What needs to be done:
Your task is to print all of the data word for word.

----- Data shown -----

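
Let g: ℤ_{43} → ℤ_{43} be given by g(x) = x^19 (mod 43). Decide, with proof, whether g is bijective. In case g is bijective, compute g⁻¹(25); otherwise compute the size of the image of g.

Since 43 is prime, the nonzero elements of ℤ_{43} form a cyclic group of order 42.
As gcd(19, 42) = 1, raising to the 19th power is a bijection on this group: if u^19 ≡ v^19 then (uv^{−1})^19 = 1, and the only element of order dividing gcd(19, 42) = 1 is 1, so u = v.
With g(0) = 0 this makes g injective on all of ℤ_{43}, hence bijective (finite equal-size domain and codomain). In particular g is bijective.
Since g is bijective, we find the preimage of 25. The inverse of x ↦ x^19 on (ℤ_{43})^× is x ↦ x^31, because 19·31 = 589 = 14·42 + 1 ≡ 1 (mod 42) and x^{42} = 1 for x ≠ 0 (Fermat). So g⁻¹(25) = 25^31 mod 43.
Repeated squaring mod 43: 25^1 ≡ 25, 25^2 ≡ 25² = 625 ≡ 23, 25^4 ≡ 23² = 529 ≡ 13, 25^8 ≡ 13² = 169 ≡ 40, 25^16 ≡ 40² = 1600 ≡ 9. Since 31 = 16 + 8 + 4 + 2 + 1, 25^31 ≡ 9·40·13·23·25: 9·40 = 360 ≡ 16, then 16·13 = 208 ≡ 36, then 36·23 = 828 ≡ 11, then 11·25 = 275 ≡ 17. So 25^31 ≡ 17 (mod 43).
Hence g⁻¹(25) = 17.

17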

-----

Solution for this task:
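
Let g: ℤ_{43} → ℤ_{43} be given by g(x) = x^19 (mod 43). Decide, with proof, whether g is bijective. In case g is bijective, compute g⁻¹(25); otherwise compute the size of the image of g.

Since 43 is prime, the nonzero elements of ℤ_{43} form a cyclic group of order 42.
As gcd(19, 42) = 1, raising to the 19th power is a bijection on this group: if u^19 ≡ v^19 then (uv^{−1})^19 = 1, and the only element of order dividing gcd(19, 42) = 1 is 1, so u = v.
With g(0) = 0 this makes g injective on all of ℤ_{43}, hence bijective (finite equal-size domain and codomain). In particular g is bijective.
Since g is bijective, we find the preimage of 25. The inverse of x ↦ x^19 on (ℤ_{43})^× is x ↦ x^31, because 19·31 = 589 = 14·42 + 1 ≡ 1 (mod 42) and x^{42} = 1 for x ≠ 0 (Fermat). So g⁻¹(25) = 25^31 mod 43.
Repeated squaring mod 43: 25^1 ≡ 25, 25^2 ≡ 25² = 625 ≡ 23, 25^4 ≡ 23² = 529 ≡ 13, 25^8 ≡ 13² = 169 ≡ 40, 25^16 ≡ 40² = 1600 ≡ 9. Since 31 = 16 + 8 + 4 + 2 + 1, 25^31 ≡ 9·40·13·23·25: 9·40 = 360 ≡ 16, then 16·13 = 208 ≡ 36, then 36·23 = 828 ≡ 11, then 11·25 = 275 ≡ 17. So 25^31 ≡ 17 (mod 43).
Hence g⁻¹(25) = 17.

17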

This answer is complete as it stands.